## Dataset records
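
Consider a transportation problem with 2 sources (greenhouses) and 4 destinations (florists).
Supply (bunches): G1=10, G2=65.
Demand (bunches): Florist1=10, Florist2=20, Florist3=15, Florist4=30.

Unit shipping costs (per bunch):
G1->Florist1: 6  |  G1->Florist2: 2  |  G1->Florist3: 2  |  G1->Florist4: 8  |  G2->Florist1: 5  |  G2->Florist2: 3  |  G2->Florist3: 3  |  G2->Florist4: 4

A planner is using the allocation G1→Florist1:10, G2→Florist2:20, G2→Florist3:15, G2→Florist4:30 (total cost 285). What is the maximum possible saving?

20

Current plan cost = 10·6 + 20·3 + 15·3 + 30·4 = 285.
Optimal plan:
  G1→Florist3: 10 × 2 = 20
  G2→Florist1: 10 × 5 = 50
  G2→Florist2: 20 × 3 = 60
  G2→Florist3: 5 × 3 = 15
  G2→Florist4: 30 × 4 = 120
Optimal cost = 265.
Saving = 285 − 265 = 20.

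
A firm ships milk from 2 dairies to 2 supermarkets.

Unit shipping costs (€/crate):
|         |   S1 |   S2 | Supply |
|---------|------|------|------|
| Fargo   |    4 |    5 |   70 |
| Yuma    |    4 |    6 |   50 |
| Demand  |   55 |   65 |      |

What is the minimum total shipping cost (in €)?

Optimal allocation:
  Fargo to S1: 5 × €4 = €20
  Fargo to S2: 65 × €5 = €325
  Yuma to S1: 50 × €4 = €200
Total = 20 + 325 + 200 = €545.

545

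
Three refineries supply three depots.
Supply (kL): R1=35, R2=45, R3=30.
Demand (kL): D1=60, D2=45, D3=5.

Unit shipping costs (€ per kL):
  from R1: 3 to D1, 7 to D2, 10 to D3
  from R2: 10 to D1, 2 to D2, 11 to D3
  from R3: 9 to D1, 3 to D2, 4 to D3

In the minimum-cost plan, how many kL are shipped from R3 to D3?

5

Optimal shipments:
  R1 to D1: 35 × €3 = €105
  R2 to D2: 45 × €2 = €90
  R3 to D1: 25 × €9 = €225
  R3 to D3: 5 × €4 = €20
Total cost = €440.
So R3→D3 carries 5 kL.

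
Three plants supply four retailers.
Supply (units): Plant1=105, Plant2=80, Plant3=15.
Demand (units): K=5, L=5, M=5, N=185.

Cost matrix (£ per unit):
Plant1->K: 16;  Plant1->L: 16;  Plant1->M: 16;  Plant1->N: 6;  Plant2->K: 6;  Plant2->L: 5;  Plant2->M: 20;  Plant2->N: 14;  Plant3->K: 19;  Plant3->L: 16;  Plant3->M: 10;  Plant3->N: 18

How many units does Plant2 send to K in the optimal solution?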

## Directions
If a line in the entries includes the word "units", copy that line out.

## Answer area
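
Supply (units): Plant1=105, Plant2=80, Plant3=15.
Demand (units): K=5, L=5, M=5, N=185.
How many units does Plant2 send to K in the optimal solution?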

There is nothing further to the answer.